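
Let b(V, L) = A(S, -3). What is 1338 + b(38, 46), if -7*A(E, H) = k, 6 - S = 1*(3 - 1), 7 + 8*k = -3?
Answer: 37469/28 ≈ 1338.2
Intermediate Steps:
k = -5/4 (k = -7/8 + (⅛)*(-3) = -7/8 - 3/8 = -5/4 ≈ -1.2500)
S = 4 (S = 6 - (3 - 1) = 6 - 2 = 4)
A(E, H) = 5/28 (A(E, H) = -⅐*(-5/4) = 5/28)
b(V, L) = 5/28
1338 + b(38, 46) = 1338 + 5/28 = 37469/28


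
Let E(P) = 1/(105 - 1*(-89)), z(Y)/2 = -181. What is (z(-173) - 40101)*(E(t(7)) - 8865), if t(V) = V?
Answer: 69588631567/194 ≈ 3.5870e+8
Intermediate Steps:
z(Y) = -362 (z(Y) = 2*(-181) = -362)
E(P) = 1/194 (E(P) = 1/(105 + 89) = 1/194)
(z(-173) - 40101)*(E(t(7)) - 8865) = (-362 - 40101)*(1/194 - 8865) = -40463*(-1719809/194) = 69588631567/194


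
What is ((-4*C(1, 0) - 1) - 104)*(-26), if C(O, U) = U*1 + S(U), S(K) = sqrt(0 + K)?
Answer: 2730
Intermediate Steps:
S(K) = sqrt(K)
C(O, U) = U + sqrt(U) (C(O, U) = U*1 + sqrt(U) = U + sqrt(U))
((-4*C(1, 0) - 1) - 104)*(-26) = ((-4*(0 + sqrt(0)) - 1) - 104)*(-26) = ((-4*(0 + 0) - 1) - 104)*(-26) = ((-4*0 - 1) - 104)*(-26) = ((0 - 1) - 104)*(-26) = (-1 - 104)*(-26) = -105*(-26) = 2730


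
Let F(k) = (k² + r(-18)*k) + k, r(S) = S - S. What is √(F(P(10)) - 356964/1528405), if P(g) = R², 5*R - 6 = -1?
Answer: √4126458125630/1528405 ≈ 1.3291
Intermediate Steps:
R = 1 (R = 6/5 + (⅕)*(-1) = 6/5 - ⅕ = 1)
r(S) = 0
P(g) = 1 (P(g) = 1² = 1)
F(k) = k + k² (F(k) = (k² + 0*k) + k = (k² + 0) + k = k² + k = k + k²)
√(F(P(10)) - 356964/1528405) = √(1*(1 + 1) - 356964/1528405) = √(1*2 - 356964*1/1528405) = √(2 - 356964/1528405) = √(2699846/1528405) = √4126458125630/1528405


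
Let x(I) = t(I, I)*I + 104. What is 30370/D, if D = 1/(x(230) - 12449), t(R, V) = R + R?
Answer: 2838228350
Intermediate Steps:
t(R, V) = 2*R
x(I) = 104 + 2*I**2 (x(I) = (2*I)*I + 104 = 2*I**2 + 104 = 104 + 2*I**2)
D = 1/93455 (D = 1/((104 + 2*230**2) - 12449) = 1/((104 + 2*52900) - 12449) = 1/((104 + 105800) - 12449) = 1/(105904 - 12449) = 1/93455 ≈ 1.0700e-5)
30370/D = 30370/(1/93455) = 30370*93455 = 2838228350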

##############################

### Instructions for the task
Produce a precise copy of all the material above.

### Exercise solution
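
Let b(V, L) = A(S, -3). What is 1338 + b(38, 46), if -7*A(E, H) = k, 6 - S = 1*(3 - 1), 7 + 8*k = -3?
Answer: 37469/28 ≈ 1338.2
Intermediate Steps:
k = -5/4 (k = -7/8 + (⅛)*(-3) = -7/8 - 3/8 = -5/4 ≈ -1.2500)
S = 4 (S = 6 - (3 - 1) = 6 - 2 = 4)
A(E, H) = 5/28 (A(E, H) = -⅐*(-5/4) = 5/28)
b(V, L) = 5/28
1338 + b(38, 46) = 1338 + 5/28 = 37469/28


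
Let E(P) = 1/(105 - 1*(-89)), z(Y)/2 = -181. What is (z(-173) - 40101)*(E(t(7)) - 8865), if t(V) = V?
Answer: 69588631567/194 ≈ 3.5870e+8
Intermediate Steps:
z(Y) = -362 (z(Y) = 2*(-181) = -362)
E(P) = 1/194 (E(P) = 1/(105 + 89) = 1/194)
(z(-173) - 40101)*(E(t(7)) - 8865) = (-362 - 40101)*(1/194 - 8865) = -40463*(-1719809/194) = 69588631567/194


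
What is ((-4*C(1, 0) - 1) - 104)*(-26), if C(O, U) = U*1 + S(U), S(K) = sqrt(0 + K)?
Answer: 2730
Intermediate Steps:
S(K) = sqrt(K)
C(O, U) = U + sqrt(U) (C(O, U) = U*1 + sqrt(U) = U + sqrt(U))
((-4*C(1, 0) - 1) - 104)*(-26) = ((-4*(0 + sqrt(0)) - 1) - 104)*(-26) = ((-4*(0 + 0) - 1) - 104)*(-26) = ((-4*0 - 1) - 104)*(-26) = ((0 - 1) - 104)*(-26) = (-1 - 104)*(-26) = -105*(-26) = 2730


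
Let F(k) = (k² + r(-18)*k) + k, r(S) = S - S. What is √(F(P(10)) - 356964/1528405), if P(g) = R², 5*R - 6 = -1?
Answer: √4126458125630/1528405 ≈ 1.3291
Intermediate Steps:
R = 1 (R = 6/5 + (⅕)*(-1) = 6/5 - ⅕ = 1)
r(S) = 0
P(g) = 1 (P(g) = 1² = 1)
F(k) = k + k² (F(k) = (k² + 0*k) + k = (k² + 0) + k = k² + k = k + k²)
√(F(P(10)) - 356964/1528405) = √(1*(1 + 1) - 356964/1528405) = √(1*2 - 356964*1/1528405) = √(2 - 356964/1528405) = √(2699846/1528405) = √4126458125630/1528405


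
Let x(I) = t(I, I)*I + 104. What is 30370/D, if D = 1/(x(230) - 12449), t(R, V) = R + R?
Answer: 2838228350
Intermediate Steps:
t(R, V) = 2*R
x(I) = 104 + 2*I**2 (x(I) = (2*I)*I + 104 = 2*I**2 + 104 = 104 + 2*I**2)
D = 1/93455 (D = 1/((104 + 2*230**2) - 12449) = 1/((104 + 2*52900) - 12449) = 1/((104 + 105800) - 12449) = 1/(105904 - 12449) = 1/93455 ≈ 1.0700e-5)
30370/D = 30370/(1/93455) = 30370*93455 = 2838228350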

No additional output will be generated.